▶ Data for this task
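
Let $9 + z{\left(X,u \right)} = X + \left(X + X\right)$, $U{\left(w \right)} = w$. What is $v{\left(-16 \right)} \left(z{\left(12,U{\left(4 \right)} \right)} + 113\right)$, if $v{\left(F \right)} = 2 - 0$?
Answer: $280$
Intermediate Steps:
$v{\left(F \right)} = 2$ ($v{\left(F \right)} = 2 + 0 = 2$)
$z{\left(X,u \right)} = -9 + 3 X$ ($z{\left(X,u \right)} = -9 + \left(X + \left(X + X\right)\right) = -9 + \left(X + 2 X\right) = -9 + 3 X$)
$v{\left(-16 \right)} \left(z{\left(12,U{\left(4 \right)} \right)} + 113\right) = 2 \left(\left(-9 + 3 \cdot 12\right) + 113\right) = 2 \left(\left(-9 + 36\right) + 113\right) = 2 \left(27 + 113\right) = 2 \cdot 140 = 280$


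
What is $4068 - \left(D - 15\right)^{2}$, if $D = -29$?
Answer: $2132$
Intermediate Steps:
$4068 - \left(D - 15\right)^{2} = 4068 - \left(-29 - 15\right)^{2} = 4068 - \left(-44\right)^{2} = 4068 - 1936 = 2132$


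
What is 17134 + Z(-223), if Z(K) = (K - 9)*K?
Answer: 68870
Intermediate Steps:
Z(K) = K*(-9 + K) (Z(K) = (-9 + K)*K = K*(-9 + K))
17134 + Z(-223) = 17134 - 223*(-9 - 223) = 17134 - 223*(-232) = 17134 + 51736 = 68870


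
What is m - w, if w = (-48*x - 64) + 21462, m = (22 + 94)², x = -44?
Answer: -10054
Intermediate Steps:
m = 13456 (m = 116² = 13456)
w = 23510 (w = (-48*(-44) - 64) + 21462 = (2112 - 64) + 21462 = 2048 + 21462 = 23510)
m - w = 13456 - 1*23510 = 13456 - 23510 = -10054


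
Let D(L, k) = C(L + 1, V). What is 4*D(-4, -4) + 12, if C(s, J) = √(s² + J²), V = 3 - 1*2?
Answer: 12 + 4*√10 ≈ 24.649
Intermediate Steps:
V = 1 (V = 3 - 2 = 1)
C(s, J) = √(J² + s²)
D(L, k) = √(1 + (1 + L)²) (D(L, k) = √(1² + (L + 1)²) = √(1 + (1 + L)²))
4*D(-4, -4) + 12 = 4*√(1 + (1 - 4)²) + 12 = 4*√(1 + (-3)²) + 12 = 4*√(1 + 9) + 12 = 4*√10 + 12 = 12 + 4*√10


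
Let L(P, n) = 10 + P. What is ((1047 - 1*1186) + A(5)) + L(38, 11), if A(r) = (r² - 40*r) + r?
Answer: -261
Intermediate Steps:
A(r) = r² - 39*r
((1047 - 1*1186) + A(5)) + L(38, 11) = ((1047 - 1*1186) + 5*(-39 + 5)) + (10 + 38) = ((1047 - 1186) + 5*(-34)) + 48 = (-139 - 170) + 48 = -309 + 48 = -261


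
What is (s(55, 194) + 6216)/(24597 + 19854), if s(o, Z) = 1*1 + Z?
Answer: 2137/14817 ≈ 0.14423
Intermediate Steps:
s(o, Z) = 1 + Z
(s(55, 194) + 6216)/(24597 + 19854) = ((1 + 194) + 6216)/(24597 + 19854) = (195 + 6216)/44451 = 6411*(1/44451) = 2137/14817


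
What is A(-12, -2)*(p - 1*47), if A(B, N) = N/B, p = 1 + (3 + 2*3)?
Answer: -37/6 ≈ -6.1667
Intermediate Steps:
p = 10 (p = 1 + (3 + 6) = 1 + 9 = 10)
A(-12, -2)*(p - 1*47) = (-2/(-12))*(10 - 1*47) = (-2*(-1/12))*(10 - 47) = (⅙)*(-37) = -37/6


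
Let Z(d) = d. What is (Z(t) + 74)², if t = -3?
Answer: 5041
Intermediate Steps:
(Z(t) + 74)² = (-3 + 74)² = 71² = 5041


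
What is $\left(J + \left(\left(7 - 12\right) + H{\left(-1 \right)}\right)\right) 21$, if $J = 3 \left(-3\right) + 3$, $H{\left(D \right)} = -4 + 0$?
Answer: $-315$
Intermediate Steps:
$H{\left(D \right)} = -4$
$J = -6$ ($J = -9 + 3 = -6$)
$\left(J + \left(\left(7 - 12\right) + H{\left(-1 \right)}\right)\right) 21 = \left(-6 + \left(\left(7 - 12\right) - 4\right)\right) 21 = \left(-6 - 9\right) 21 = \left(-15\right) 21 = -315$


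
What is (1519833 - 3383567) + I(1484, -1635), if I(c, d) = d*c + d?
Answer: -4291709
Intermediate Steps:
I(c, d) = d + c*d (I(c, d) = c*d + d = d + c*d)
(1519833 - 3383567) + I(1484, -1635) = (1519833 - 3383567) - 1635*(1 + 1484) = -1863734 - 1635*1485 = -1863734 - 2427975 = -4291709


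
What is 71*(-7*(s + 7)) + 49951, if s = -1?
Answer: 46969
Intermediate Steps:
71*(-7*(s + 7)) + 49951 = 71*(-7*(-1 + 7)) + 49951 = 71*(-7*6) + 49951 = 71*(-42) + 49951 = -2982 + 49951 = 46969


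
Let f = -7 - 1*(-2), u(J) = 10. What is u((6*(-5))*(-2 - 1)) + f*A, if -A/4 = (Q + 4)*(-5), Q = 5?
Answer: -890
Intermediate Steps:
A = 180 (A = -4*(5 + 4)*(-5) = -36*(-5) = -4*(-45) = 180)
f = -5 (f = -7 + 2 = -5)
u((6*(-5))*(-2 - 1)) + f*A = 10 - 5*180 = 10 - 900 = -890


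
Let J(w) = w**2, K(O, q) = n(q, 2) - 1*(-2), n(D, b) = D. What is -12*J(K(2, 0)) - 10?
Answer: -58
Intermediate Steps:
K(O, q) = 2 + q (K(O, q) = q - 1*(-2) = q + 2 = 2 + q)
-12*J(K(2, 0)) - 10 = -12*(2 + 0)**2 - 10 = -12*2**2 - 10 = -12*4 - 10 = -48 - 10 = -58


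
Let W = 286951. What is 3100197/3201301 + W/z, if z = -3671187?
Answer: 10462786400588/11752574614287 ≈ 0.89025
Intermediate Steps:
3100197/3201301 + W/z = 3100197/3201301 + 286951/(-3671187) = 3100197*(1/3201301) + 286951*(-1/3671187) = 3100197/3201301 - 286951/3671187 = 10462786400588/11752574614287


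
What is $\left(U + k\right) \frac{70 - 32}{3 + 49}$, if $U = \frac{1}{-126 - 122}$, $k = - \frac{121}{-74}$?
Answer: $\frac{284373}{238576} \approx 1.192$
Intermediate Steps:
$k = \frac{121}{74}$ ($k = \left(-121\right) \left(- \frac{1}{74}\right) = \frac{121}{74} \approx 1.6351$)
$U = - \frac{1}{248}$ ($U = \frac{1}{-248} = - \frac{1}{248} \approx -0.0040323$)
$\left(U + k\right) \frac{70 - 32}{3 + 49} = \left(- \frac{1}{248} + \frac{121}{74}\right) \frac{70 - 32}{3 + 49} = \frac{14967 \frac{70 - 32}{52}}{9176} = \frac{14967 \cdot 38 \cdot \frac{1}{52}}{9176} = \frac{14967}{9176} \cdot \frac{19}{26} = \frac{284373}{238576}$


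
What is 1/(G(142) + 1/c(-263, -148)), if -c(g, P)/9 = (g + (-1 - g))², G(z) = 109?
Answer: 9/980 ≈ 0.0091837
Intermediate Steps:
c(g, P) = -9 (c(g, P) = -9*(g + (-1 - g))² = -9*(-1)² = -9*1 = -9)
1/(G(142) + 1/c(-263, -148)) = 1/(109 + 1/(-9)) = 1/(109 - ⅑) = 1/(980/9) = 9/980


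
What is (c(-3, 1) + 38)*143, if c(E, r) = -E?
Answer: 5863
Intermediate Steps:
(c(-3, 1) + 38)*143 = (-1*(-3) + 38)*143 = (3 + 38)*143 = 41*143 = 5863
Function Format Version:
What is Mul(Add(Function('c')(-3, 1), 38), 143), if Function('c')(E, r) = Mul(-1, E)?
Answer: 5863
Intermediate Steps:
Mul(Add(Function('c')(-3, 1), 38), 143) = Mul(Add(Mul(-1, -3), 38), 143) = Mul(Add(3, 38), 143) = Mul(41, 143) = 5863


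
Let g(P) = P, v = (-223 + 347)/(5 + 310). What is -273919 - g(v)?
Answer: -86284609/315 ≈ -2.7392e+5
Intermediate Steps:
v = 124/315 ≈ 0.39365
-273919 - g(v) = -273919 - 1*124/315 = -273919 - 124/315 = -86284609/315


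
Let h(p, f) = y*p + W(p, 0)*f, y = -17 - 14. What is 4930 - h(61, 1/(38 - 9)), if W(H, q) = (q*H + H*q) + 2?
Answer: 197807/29 ≈ 6820.9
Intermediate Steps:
W(H, q) = 2 + 2*H*q (W(H, q) = (H*q + H*q) + 2 = 2*H*q + 2 = 2 + 2*H*q)
y = -31
h(p, f) = -31*p + 2*f (h(p, f) = -31*p + (2 + 2*p*0)*f = -31*p + (2 + 0)*f = -31*p + 2*f)
4930 - h(61, 1/(38 - 9)) = 4930 - (-31*61 + 2/(38 - 9)) = 4930 - (-1891 + 2/29) = 4930 - 1*(-54837/29) = 4930 + 54837/29 = 197807/29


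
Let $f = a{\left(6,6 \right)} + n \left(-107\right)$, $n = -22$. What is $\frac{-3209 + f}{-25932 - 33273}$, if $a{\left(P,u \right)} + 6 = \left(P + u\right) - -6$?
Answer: $\frac{281}{19735} \approx 0.014239$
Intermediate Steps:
$a{\left(P,u \right)} = P + u$ ($a{\left(P,u \right)} = -6 - \left(-6 - P - u\right) = -6 + \left(\left(P + u\right) + 6\right) = -6 + \left(6 + P + u\right) = P + u$)
$f = 2366$ ($f = \left(6 + 6\right) - -2354 = 12 + 2354 = 2366$)
$\frac{-3209 + f}{-25932 - 33273} = \frac{-3209 + 2366}{-25932 - 33273} = - \frac{843}{-59205} = \left(-843\right) \left(- \frac{1}{59205}\right) = \frac{281}{19735}$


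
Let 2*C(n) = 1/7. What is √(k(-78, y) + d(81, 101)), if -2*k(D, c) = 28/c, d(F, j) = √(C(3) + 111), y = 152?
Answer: √(-6517 + 5054*√21770)/266 ≈ 3.2322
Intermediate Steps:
C(n) = 1/14 (C(n) = (½)/7 = (½)*(⅐) = 1/14)
d(F, j) = √21770/14 (d(F, j) = √(1/14 + 111) = √(1555/14) = √21770/14)
k(D, c) = -14/c
√(k(-78, y) + d(81, 101)) = √(-14/152 + √21770/14) = √(-14*1/152 + √21770/14) = √(-7/76 + √21770/14)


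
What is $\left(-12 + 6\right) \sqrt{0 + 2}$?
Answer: $- 6 \sqrt{2} \approx -8.4853$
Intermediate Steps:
$\left(-12 + 6\right) \sqrt{0 + 2} = - 6 \sqrt{2}$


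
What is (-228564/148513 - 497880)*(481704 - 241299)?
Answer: -17775997902766620/148513 ≈ -1.1969e+11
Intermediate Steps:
(-228564/148513 - 497880)*(481704 - 241299) = (-228564*1/148513 - 497880)*240405 = (-228564/148513 - 497880)*240405 = -73941881004/148513*240405 = -17775997902766620/148513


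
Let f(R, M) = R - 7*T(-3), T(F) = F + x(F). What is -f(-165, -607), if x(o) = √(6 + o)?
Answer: 144 + 7*√3 ≈ 156.12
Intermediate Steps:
T(F) = F + √(6 + F)
f(R, M) = 21 + R - 7*√3 (f(R, M) = R - 7*(-3 + √(6 - 3)) = R - 7*(-3 + √3) = R + (21 - 7*√3) = 21 + R - 7*√3)
-f(-165, -607) = -(21 - 165 - 7*√3) = -(-144 - 7*√3) = 144 + 7*√3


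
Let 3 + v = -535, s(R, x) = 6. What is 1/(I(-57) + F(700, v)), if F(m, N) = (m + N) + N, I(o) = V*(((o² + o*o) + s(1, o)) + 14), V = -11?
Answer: -1/72074 ≈ -1.3875e-5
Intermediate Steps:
v = -538 (v = -3 - 535 = -538)
I(o) = -220 - 22*o² (I(o) = -11*(((o² + o*o) + 6) + 14) = -11*(((o² + o²) + 6) + 14) = -11*((2*o² + 6) + 14) = -11*((6 + 2*o²) + 14) = -11*(20 + 2*o²) = -220 - 22*o²)
F(m, N) = m + 2*N (F(m, N) = (N + m) + N = m + 2*N)
1/(I(-57) + F(700, v)) = 1/((-220 - 22*(-57)²) + (700 + 2*(-538))) = 1/((-220 - 22*3249) + (700 - 1076)) = 1/((-220 - 71478) - 376) = 1/(-71698 - 376) = 1/(-72074) = -1/72074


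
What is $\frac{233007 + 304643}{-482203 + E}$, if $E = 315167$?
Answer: $- \frac{268825}{83518} \approx -3.2188$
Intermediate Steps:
$\frac{233007 + 304643}{-482203 + E} = \frac{233007 + 304643}{-482203 + 315167} = \frac{537650}{-167036} = 537650 \left(- \frac{1}{167036}\right) = - \frac{268825}{83518}$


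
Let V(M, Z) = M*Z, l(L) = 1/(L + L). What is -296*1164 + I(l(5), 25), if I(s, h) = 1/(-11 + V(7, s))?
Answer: -35488042/103 ≈ -3.4454e+5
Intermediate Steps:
l(L) = 1/(2*L)
I(s, h) = 1/(-11 + 7*s)
-296*1164 + I(l(5), 25) = -296*1164 + 1/(-11 + 7*((1/2)/5)) = -344544 + 1/(-11 + 7*((1/2)*(1/5))) = -344544 + 1/(-11 + 7*(1/10)) = -344544 + 1/(-11 + 7/10) = -344544 + 1/(-103/10) = -344544 - 10/103 = -35488042/103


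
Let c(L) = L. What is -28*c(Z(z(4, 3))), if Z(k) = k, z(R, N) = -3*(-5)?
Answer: -420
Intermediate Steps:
z(R, N) = 15
-28*c(Z(z(4, 3))) = -28*15 = -420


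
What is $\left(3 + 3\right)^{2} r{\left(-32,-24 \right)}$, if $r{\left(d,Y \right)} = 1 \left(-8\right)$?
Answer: $-288$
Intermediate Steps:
$r{\left(d,Y \right)} = -8$
$\left(3 + 3\right)^{2} r{\left(-32,-24 \right)} = \left(3 + 3\right)^{2} \left(-8\right) = 6^{2} \left(-8\right) = 36 \left(-8\right) = -288$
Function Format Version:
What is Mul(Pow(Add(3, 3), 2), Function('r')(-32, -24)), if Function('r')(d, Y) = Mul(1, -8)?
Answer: -288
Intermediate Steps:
Function('r')(d, Y) = -8
Mul(Pow(Add(3, 3), 2), Function('r')(-32, -24)) = Mul(Pow(Add(3, 3), 2), -8) = Mul(Pow(6, 2), -8) = Mul(36, -8) = -288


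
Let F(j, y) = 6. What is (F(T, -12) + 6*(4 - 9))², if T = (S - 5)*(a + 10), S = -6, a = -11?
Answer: 576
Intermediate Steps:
T = 11 (T = (-6 - 5)*(-11 + 10) = -11*(-1) = 11)
(F(T, -12) + 6*(4 - 9))² = (6 + 6*(4 - 9))² = (6 + 6*(-5))² = (6 - 30)² = (-24)² = 576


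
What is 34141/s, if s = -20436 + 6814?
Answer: -34141/13622 ≈ -2.5063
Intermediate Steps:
s = -13622
34141/s = 34141/(-13622) = 34141*(-1/13622) = -34141/13622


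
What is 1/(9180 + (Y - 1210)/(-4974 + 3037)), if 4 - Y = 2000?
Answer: 1937/17784866 ≈ 0.00010891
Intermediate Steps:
Y = -1996 (Y = 4 - 1*2000 = 4 - 2000 = -1996)
1/(9180 + (Y - 1210)/(-4974 + 3037)) = 1/(9180 + (-1996 - 1210)/(-4974 + 3037)) = 1/(9180 - 3206/(-1937)) = 1/(9180 - 3206*(-1/1937)) = 1/(9180 + 3206/1937) = 1/(17784866/1937) = 1937/17784866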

▶ Task to carry out
Please reproduce, exactly as written, the lines of the records from the first line through the one containing "Answer: 12 + 4*√10 ≈ 24.649".

▶ Reply
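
Let $9 + z{\left(X,u \right)} = X + \left(X + X\right)$, $U{\left(w \right)} = w$. What is $v{\left(-16 \right)} \left(z{\left(12,U{\left(4 \right)} \right)} + 113\right)$, if $v{\left(F \right)} = 2 - 0$?
Answer: $280$
Intermediate Steps:
$v{\left(F \right)} = 2$ ($v{\left(F \right)} = 2 + 0 = 2$)
$z{\left(X,u \right)} = -9 + 3 X$ ($z{\left(X,u \right)} = -9 + \left(X + \left(X + X\right)\right) = -9 + \left(X + 2 X\right) = -9 + 3 X$)
$v{\left(-16 \right)} \left(z{\left(12,U{\left(4 \right)} \right)} + 113\right) = 2 \left(\left(-9 + 3 \cdot 12\right) + 113\right) = 2 \left(\left(-9 + 36\right) + 113\right) = 2 \left(27 + 113\right) = 2 \cdot 140 = 280$


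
What is $4068 - \left(D - 15\right)^{2}$, if $D = -29$?
Answer: $2132$
Intermediate Steps:
$4068 - \left(D - 15\right)^{2} = 4068 - \left(-29 - 15\right)^{2} = 4068 - \left(-44\right)^{2} = 4068 - 1936 = 2132$


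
What is 17134 + Z(-223), if Z(K) = (K - 9)*K?
Answer: 68870
Intermediate Steps:
Z(K) = K*(-9 + K) (Z(K) = (-9 + K)*K = K*(-9 + K))
17134 + Z(-223) = 17134 - 223*(-9 - 223) = 17134 - 223*(-232) = 17134 + 51736 = 68870


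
What is m - w, if w = (-48*x - 64) + 21462, m = (22 + 94)², x = -44?
Answer: -10054
Intermediate Steps:
m = 13456 (m = 116² = 13456)
w = 23510 (w = (-48*(-44) - 64) + 21462 = (2112 - 64) + 21462 = 2048 + 21462 = 23510)
m - w = 13456 - 1*23510 = 13456 - 23510 = -10054


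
Let D(L, k) = C(L + 1, V). What is 4*D(-4, -4) + 12, if C(s, J) = √(s² + J²), V = 3 - 1*2?
Answer: 12 + 4*√10 ≈ 24.649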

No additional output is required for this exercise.